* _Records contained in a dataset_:
*** Begin section ***

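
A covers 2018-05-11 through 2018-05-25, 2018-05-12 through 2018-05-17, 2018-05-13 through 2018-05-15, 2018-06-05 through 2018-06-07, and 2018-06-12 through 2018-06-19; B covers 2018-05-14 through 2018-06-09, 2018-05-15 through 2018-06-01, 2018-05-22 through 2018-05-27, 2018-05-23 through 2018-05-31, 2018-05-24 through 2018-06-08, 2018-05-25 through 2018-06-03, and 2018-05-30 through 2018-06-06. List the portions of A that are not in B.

2018-05-11 through 2018-05-13, 2018-06-12 through 2018-06-19

Merge the first list: 2018-05-11 through 2018-05-25, 2018-06-05 through 2018-06-07, 2018-06-12 through 2018-06-19.
Merge the second list: 2018-05-14 through 2018-06-09.
2018-05-11 through 2018-05-25 \ B = 2018-05-11 through 2018-05-13.
2018-06-05 through 2018-06-07: entirely removed.
2018-06-12 through 2018-06-19: nothing removed.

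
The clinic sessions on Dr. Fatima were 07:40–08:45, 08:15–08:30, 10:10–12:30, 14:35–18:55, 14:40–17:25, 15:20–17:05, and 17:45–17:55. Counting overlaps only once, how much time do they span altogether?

7 h 45 min

Merged: 07:40–08:45, 10:10–12:30, 14:35–18:55.
Lengths: 1 h 5 min + 2 h 20 min + 4 h 20 min = 7 h 45 min.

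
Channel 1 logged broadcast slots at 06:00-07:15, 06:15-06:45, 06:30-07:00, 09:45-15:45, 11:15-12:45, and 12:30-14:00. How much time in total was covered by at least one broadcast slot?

7 h 15 min

Merged: 06:00-07:15, 09:45-15:45.
Lengths: 1 h 15 min + 6 h = 7 h 15 min.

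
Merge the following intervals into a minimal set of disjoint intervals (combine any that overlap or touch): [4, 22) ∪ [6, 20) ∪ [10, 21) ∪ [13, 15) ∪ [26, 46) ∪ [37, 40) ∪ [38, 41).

[6, 20) overlaps/touches [4, 22) → extend to [4, 22).
[10, 21) overlaps/touches [4, 22) → extend to [4, 22).
[13, 15) overlaps/touches [4, 22) → extend to [4, 22).
[26, 46) is disjoint → start new block.
[37, 40) overlaps/touches [26, 46) → extend to [26, 46).
[38, 41) overlaps/touches [26, 46) → extend to [26, 46).

[4, 22) ∪ [26, 46)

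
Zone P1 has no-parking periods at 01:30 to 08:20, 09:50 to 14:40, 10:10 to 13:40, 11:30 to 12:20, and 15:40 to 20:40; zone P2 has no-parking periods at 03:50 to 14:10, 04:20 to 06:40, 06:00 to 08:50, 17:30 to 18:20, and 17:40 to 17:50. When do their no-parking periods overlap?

Merge the first list: 01:30-08:20, 09:50-14:40, 15:40-20:40.
Merge the second list: 03:50-14:10, 17:30-18:20.
01:30-08:20 ∩ B → 03:50-08:20.
09:50-14:40 ∩ B → 09:50-14:10.
15:40-20:40 ∩ B → 17:30-18:20.

03:50-08:20, 09:50-14:10, 17:30-18:20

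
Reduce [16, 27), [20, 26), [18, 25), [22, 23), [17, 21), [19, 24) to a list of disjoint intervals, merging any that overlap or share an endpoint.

Sort by start: [16, 27), [17, 21), [18, 25), [19, 24), [20, 26), [22, 23).
[17, 21) overlaps/touches [16, 27) → extend to [16, 27).
[18, 25) overlaps/touches [16, 27) → extend to [16, 27).
[19, 24) overlaps/touches [16, 27) → extend to [16, 27).
[20, 26) overlaps/touches [16, 27) → extend to [16, 27).
[22, 23) overlaps/touches [16, 27) → extend to [16, 27).

[16, 27)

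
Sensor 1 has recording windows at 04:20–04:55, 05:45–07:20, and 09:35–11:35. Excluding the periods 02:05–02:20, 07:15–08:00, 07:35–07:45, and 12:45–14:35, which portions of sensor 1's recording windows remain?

04:20–04:55, 05:45–07:15, 09:35–11:35

Merge the second list: 02:05–02:20, 07:15–08:00, 12:45–14:35.
04:20–04:55: no B overlap → unchanged.
05:45–07:20 minus B → 05:45–07:15.
09:35–11:35: no B overlap → unchanged.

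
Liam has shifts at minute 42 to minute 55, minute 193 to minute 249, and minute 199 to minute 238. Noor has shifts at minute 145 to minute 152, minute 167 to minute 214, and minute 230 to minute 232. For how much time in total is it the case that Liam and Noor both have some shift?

Merge the first list: minute 42 to minute 55, minute 193 to minute 249.
A ∩ B = minute 193 to minute 214, minute 230 to minute 232.
Total: 21 minutes + 2 minutes = 23 minutes.

23 minutes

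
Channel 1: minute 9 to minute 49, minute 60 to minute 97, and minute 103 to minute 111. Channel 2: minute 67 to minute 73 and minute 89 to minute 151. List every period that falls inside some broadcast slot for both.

minute 67 to minute 73, minute 89 to minute 97, minute 103 to minute 111

minute 9 to minute 49: no overlap with the second set.
minute 60 to minute 97 meets the second set on minute 67 to minute 73, minute 89 to minute 97.
minute 103 to minute 111 meets the second set on minute 103 to minute 111.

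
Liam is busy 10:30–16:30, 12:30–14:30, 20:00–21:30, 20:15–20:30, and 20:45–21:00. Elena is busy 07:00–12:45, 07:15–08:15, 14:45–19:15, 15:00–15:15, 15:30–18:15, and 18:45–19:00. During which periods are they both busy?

10:30–12:45, 14:45–16:30

First set merges to 10:30–16:30, 20:00–21:30.
Second set merges to 07:00–12:45, 14:45–19:15.
10:30–16:30 overlaps B on 10:30–12:45, 14:45–16:30.
20:00–21:30 falls entirely outside B.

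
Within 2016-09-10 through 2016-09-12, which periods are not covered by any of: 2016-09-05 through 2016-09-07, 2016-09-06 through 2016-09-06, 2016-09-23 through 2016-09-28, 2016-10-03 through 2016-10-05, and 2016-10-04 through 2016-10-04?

The merged coverage is 2016-09-05 through 2016-09-07, 2016-09-23 through 2016-09-28, 2016-10-03 through 2016-10-05.
Complement within 2016-09-10 through 2016-09-12: 2016-09-10 through 2016-09-12.

2016-09-10 through 2016-09-12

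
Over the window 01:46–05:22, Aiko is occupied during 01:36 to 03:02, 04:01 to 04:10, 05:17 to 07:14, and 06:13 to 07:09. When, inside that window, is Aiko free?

03:02–04:01, 04:10–05:17

After merging, the occupied span is 01:36–03:02, 04:01–04:10, 05:17–07:14.
Complement within 01:46–05:22: 03:02–04:01, 04:10–05:17.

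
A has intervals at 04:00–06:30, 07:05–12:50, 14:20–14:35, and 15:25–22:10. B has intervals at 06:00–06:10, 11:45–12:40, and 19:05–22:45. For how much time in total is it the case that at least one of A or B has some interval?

15 h 50 min

A ∪ B = 04:00–06:30, 07:05–12:50, 14:20–14:35, 15:25–22:45.
Total: 2 h 30 min + 5 h 45 min + 15 min + 7 h 20 min = 15 h 50 min.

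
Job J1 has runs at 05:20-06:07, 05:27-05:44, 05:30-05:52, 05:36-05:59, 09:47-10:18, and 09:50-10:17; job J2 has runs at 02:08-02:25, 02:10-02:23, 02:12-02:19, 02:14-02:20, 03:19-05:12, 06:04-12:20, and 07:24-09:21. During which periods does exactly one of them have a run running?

First set merges to 05:20–06:07, 09:47–10:18.
Second set merges to 02:08–02:25, 03:19–05:12, 06:04–12:20.
A but not B: 05:20–06:04.
B but not A: 02:08–02:25, 03:19–05:12, 06:07–09:47, 10:18–12:20.
Combining gives A △ B.

02:08–02:25, 03:19–05:12, 05:20–06:04, 06:07–09:47, 10:18–12:20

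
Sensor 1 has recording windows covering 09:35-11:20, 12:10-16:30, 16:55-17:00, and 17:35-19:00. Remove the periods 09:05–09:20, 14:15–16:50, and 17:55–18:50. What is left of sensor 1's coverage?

09:35–11:20 is untouched.
12:10–16:30 with B removed leaves 12:10–14:15.
16:55–17:00 is untouched.
17:35–19:00 with B removed leaves 17:35–17:55, 18:50–19:00.

09:35–11:20, 12:10–14:15, 16:55–17:00, 17:35–17:55, 18:50–19:00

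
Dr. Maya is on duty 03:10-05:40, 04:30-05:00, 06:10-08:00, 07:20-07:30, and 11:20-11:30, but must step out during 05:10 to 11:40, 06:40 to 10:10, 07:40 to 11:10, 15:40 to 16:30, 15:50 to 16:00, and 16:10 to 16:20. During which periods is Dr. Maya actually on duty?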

*** End section ***

Lines from the one containing "Job J1 has runs" through the end of the data above must be written out exactly, and no other lines are needed.

* _SOLVED PROBLEM_:
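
Job J1 has runs at 05:20-06:07, 05:27-05:44, 05:30-05:52, 05:36-05:59, 09:47-10:18, and 09:50-10:17; job J2 has runs at 02:08-02:25, 02:10-02:23, 02:12-02:19, 02:14-02:20, 03:19-05:12, 06:04-12:20, and 07:24-09:21. During which periods does exactly one of them have a run running?

First set merges to 05:20–06:07, 09:47–10:18.
Second set merges to 02:08–02:25, 03:19–05:12, 06:04–12:20.
A but not B: 05:20–06:04.
B but not A: 02:08–02:25, 03:19–05:12, 06:07–09:47, 10:18–12:20.
Combining gives A △ B.

02:08–02:25, 03:19–05:12, 05:20–06:04, 06:07–09:47, 10:18–12:20

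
Sensor 1 has recording windows covering 09:35-11:20, 12:10-16:30, 16:55-17:00, and 17:35-19:00. Remove the periods 09:05–09:20, 14:15–16:50, and 17:55–18:50. What is left of sensor 1's coverage?

09:35–11:20 is untouched.
12:10–16:30 with B removed leaves 12:10–14:15.
16:55–17:00 is untouched.
17:35–19:00 with B removed leaves 17:35–17:55, 18:50–19:00.

09:35–11:20, 12:10–14:15, 16:55–17:00, 17:35–17:55, 18:50–19:00

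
Dr. Maya is on duty 03:10-05:40, 04:30-05:00, 06:10-08:00, 07:20-07:30, and 11:20-11:30, but must step out during 05:10 to 11:40, 06:40 to 10:10, 07:40 to 11:10, 15:40 to 16:30, 15:50 to 16:00, and 16:10 to 16:20. During which periods is Dr. Maya actually on duty?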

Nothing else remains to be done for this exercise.